> **Brief**:
From the line containing "1. hex bytes 58 5d 76" down to the line containing "Give the number (1–4)." in the records below, reproduce every line exactly, ends included, and omit all others.

> **Supplied information**:

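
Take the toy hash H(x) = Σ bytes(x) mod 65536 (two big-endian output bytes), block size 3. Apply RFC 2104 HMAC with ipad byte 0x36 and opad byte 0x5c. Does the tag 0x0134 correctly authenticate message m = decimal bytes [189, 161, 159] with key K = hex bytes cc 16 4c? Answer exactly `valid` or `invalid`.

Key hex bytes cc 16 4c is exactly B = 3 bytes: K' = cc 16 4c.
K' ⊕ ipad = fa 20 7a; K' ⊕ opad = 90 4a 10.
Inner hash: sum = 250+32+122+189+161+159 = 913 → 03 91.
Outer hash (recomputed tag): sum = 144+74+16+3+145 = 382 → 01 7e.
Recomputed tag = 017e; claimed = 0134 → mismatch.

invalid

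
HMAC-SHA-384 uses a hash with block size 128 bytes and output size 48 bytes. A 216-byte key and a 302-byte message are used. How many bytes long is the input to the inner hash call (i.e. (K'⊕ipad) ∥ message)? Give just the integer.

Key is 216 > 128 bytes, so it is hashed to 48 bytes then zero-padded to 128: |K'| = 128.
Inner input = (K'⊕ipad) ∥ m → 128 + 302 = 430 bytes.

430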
---
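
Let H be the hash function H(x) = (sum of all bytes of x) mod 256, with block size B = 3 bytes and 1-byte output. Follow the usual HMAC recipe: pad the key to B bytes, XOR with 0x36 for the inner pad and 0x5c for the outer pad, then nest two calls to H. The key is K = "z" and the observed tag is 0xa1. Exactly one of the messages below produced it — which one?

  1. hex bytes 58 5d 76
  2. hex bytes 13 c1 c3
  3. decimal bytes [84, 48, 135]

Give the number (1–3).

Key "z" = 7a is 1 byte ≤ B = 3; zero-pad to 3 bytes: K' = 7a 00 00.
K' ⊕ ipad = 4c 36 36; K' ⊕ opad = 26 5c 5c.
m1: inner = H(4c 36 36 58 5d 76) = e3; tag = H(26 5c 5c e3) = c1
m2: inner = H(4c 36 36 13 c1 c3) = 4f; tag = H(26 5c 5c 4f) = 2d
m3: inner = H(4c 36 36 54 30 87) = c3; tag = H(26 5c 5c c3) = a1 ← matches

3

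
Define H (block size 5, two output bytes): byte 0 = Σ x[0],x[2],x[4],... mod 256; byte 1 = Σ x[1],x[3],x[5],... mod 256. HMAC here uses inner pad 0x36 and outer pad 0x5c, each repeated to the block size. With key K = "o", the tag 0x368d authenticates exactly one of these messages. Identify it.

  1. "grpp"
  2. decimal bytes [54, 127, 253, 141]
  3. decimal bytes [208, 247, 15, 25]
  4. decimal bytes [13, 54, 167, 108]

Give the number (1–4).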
---
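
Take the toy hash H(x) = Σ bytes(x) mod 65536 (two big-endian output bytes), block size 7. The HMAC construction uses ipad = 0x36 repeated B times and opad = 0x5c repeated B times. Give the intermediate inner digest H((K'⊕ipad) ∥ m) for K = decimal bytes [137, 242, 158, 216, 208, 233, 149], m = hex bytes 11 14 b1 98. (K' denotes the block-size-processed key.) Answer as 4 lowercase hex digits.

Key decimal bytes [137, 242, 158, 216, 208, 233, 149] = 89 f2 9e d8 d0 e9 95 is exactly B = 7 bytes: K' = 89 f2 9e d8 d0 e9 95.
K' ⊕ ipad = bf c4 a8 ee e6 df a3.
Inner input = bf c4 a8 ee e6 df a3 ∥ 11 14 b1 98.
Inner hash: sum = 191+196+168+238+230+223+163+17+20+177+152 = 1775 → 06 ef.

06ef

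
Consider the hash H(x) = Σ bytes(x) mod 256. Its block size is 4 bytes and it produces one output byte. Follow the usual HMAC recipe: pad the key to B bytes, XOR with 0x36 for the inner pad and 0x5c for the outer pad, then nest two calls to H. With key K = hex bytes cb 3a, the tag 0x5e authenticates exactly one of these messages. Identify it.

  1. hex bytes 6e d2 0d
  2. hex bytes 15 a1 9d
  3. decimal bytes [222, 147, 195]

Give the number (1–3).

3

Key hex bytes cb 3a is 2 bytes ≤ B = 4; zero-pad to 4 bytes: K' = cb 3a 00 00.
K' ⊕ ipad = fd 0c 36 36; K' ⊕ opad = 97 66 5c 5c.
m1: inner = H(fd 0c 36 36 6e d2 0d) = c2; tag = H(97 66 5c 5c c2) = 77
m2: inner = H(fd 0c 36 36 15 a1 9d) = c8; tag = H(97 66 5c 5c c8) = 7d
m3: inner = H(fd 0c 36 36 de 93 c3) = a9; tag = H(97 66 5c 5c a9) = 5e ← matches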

> **Worked solution**:
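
  1. hex bytes 58 5d 76
  2. hex bytes 13 c1 c3
  3. decimal bytes [84, 48, 135]

Give the number (1–3).

Key "z" = 7a is 1 byte ≤ B = 3; zero-pad to 3 bytes: K' = 7a 00 00.
K' ⊕ ipad = 4c 36 36; K' ⊕ opad = 26 5c 5c.
m1: inner = H(4c 36 36 58 5d 76) = e3; tag = H(26 5c 5c e3) = c1
m2: inner = H(4c 36 36 13 c1 c3) = 4f; tag = H(26 5c 5c 4f) = 2d
m3: inner = H(4c 36 36 54 30 87) = c3; tag = H(26 5c 5c c3) = a1 ← matches

3

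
Define H (block size 5, two output bytes): byte 0 = Σ x[0],x[2],x[4],... mod 256; byte 1 = Σ x[1],x[3],x[5],... mod 256. HMAC here uses inner pad 0x36 and outer pad 0x5c, each repeated to the block size. With key K = "o", the tag 0x368d authenticates exactly one of these messages. Identify it.

  1. "grpp"
  2. decimal bytes [54, 127, 253, 141]
  3. decimal bytes [208, 247, 15, 25]
  4. decimal bytes [13, 54, 167, 108]

Give the number (1–4).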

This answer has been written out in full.